## What this task involves
All of the lines below should be output exactly as shown.

## Material provided
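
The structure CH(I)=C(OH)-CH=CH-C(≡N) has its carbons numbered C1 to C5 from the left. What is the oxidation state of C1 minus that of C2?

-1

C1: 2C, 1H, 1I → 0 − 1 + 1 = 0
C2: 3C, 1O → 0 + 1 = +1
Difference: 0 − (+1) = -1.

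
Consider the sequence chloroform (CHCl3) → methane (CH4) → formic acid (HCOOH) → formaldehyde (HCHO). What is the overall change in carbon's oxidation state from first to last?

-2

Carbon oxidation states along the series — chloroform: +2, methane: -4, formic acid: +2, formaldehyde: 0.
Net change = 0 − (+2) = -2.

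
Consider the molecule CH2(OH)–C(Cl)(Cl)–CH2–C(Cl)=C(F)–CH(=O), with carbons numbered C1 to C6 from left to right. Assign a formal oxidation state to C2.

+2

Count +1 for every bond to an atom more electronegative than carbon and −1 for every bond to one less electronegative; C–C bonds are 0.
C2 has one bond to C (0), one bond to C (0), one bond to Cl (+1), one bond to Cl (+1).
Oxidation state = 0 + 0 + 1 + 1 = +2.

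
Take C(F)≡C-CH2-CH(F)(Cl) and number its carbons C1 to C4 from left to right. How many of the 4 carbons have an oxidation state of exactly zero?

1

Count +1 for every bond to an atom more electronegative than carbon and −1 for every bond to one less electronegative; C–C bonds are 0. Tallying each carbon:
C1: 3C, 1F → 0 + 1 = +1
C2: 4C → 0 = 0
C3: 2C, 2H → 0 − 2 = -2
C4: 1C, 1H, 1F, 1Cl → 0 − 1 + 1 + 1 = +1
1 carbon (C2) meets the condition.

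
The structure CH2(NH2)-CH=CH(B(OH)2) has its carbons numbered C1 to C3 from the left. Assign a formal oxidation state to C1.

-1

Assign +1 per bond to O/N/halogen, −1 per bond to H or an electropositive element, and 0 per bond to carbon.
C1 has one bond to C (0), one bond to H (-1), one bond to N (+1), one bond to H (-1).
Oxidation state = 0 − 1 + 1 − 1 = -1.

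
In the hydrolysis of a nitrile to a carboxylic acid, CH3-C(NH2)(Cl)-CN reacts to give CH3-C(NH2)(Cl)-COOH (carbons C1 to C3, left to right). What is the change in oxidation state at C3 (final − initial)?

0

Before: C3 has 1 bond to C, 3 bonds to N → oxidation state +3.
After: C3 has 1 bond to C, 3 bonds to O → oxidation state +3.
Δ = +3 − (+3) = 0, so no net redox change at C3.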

## Task solution
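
The structure CH(I)=C(OH)-CH=CH-C(≡N) has its carbons numbered C1 to C5 from the left. What is the oxidation state of C1 minus that of C2?

-1

C1: 2C, 1H, 1I → 0 − 1 + 1 = 0
C2: 3C, 1O → 0 + 1 = +1
Difference: 0 − (+1) = -1.

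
Consider the sequence chloroform (CHCl3) → methane (CH4) → formic acid (HCOOH) → formaldehyde (HCHO). What is the overall change in carbon's oxidation state from first to last?

-2

Carbon oxidation states along the series — chloroform: +2, methane: -4, formic acid: +2, formaldehyde: 0.
Net change = 0 − (+2) = -2.

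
Consider the molecule CH2(OH)–C(Cl)(Cl)–CH2–C(Cl)=C(F)–CH(=O), with carbons numbered C1 to C6 from left to right. Assign a formal oxidation state to C2.

+2

Count +1 for every bond to an atom more electronegative than carbon and −1 for every bond to one less electronegative; C–C bonds are 0.
C2 has one bond to C (0), one bond to C (0), one bond to Cl (+1), one bond to Cl (+1).
Oxidation state = 0 + 0 + 1 + 1 = +2.

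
Take C(F)≡C-CH2-CH(F)(Cl) and number its carbons C1 to C4 from left to right. How many of the 4 carbons have an oxidation state of exactly zero?

1

Count +1 for every bond to an atom more electronegative than carbon and −1 for every bond to one less electronegative; C–C bonds are 0. Tallying each carbon:
C1: 3C, 1F → 0 + 1 = +1
C2: 4C → 0 = 0
C3: 2C, 2H → 0 − 2 = -2
C4: 1C, 1H, 1F, 1Cl → 0 − 1 + 1 + 1 = +1
1 carbon (C2) meets the condition.

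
The structure CH2(NH2)-CH=CH(B(OH)2) has its carbons numbered C1 to C3 from the left. Assign a formal oxidation state to C1.

-1

Assign +1 per bond to O/N/halogen, −1 per bond to H or an electropositive element, and 0 per bond to carbon.
C1 has one bond to C (0), one bond to H (-1), one bond to N (+1), one bond to H (-1).
Oxidation state = 0 − 1 + 1 − 1 = -1.

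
In the hydrolysis of a nitrile to a carboxylic acid, CH3-C(NH2)(Cl)-CN reacts to give CH3-C(NH2)(Cl)-COOH (carbons C1 to C3, left to right). What is the change in oxidation state at C3 (final − initial)?

0

Before: C3 has 1 bond to C, 3 bonds to N → oxidation state +3.
After: C3 has 1 bond to C, 3 bonds to O → oxidation state +3.
Δ = +3 − (+3) = 0, so no net redox change at C3.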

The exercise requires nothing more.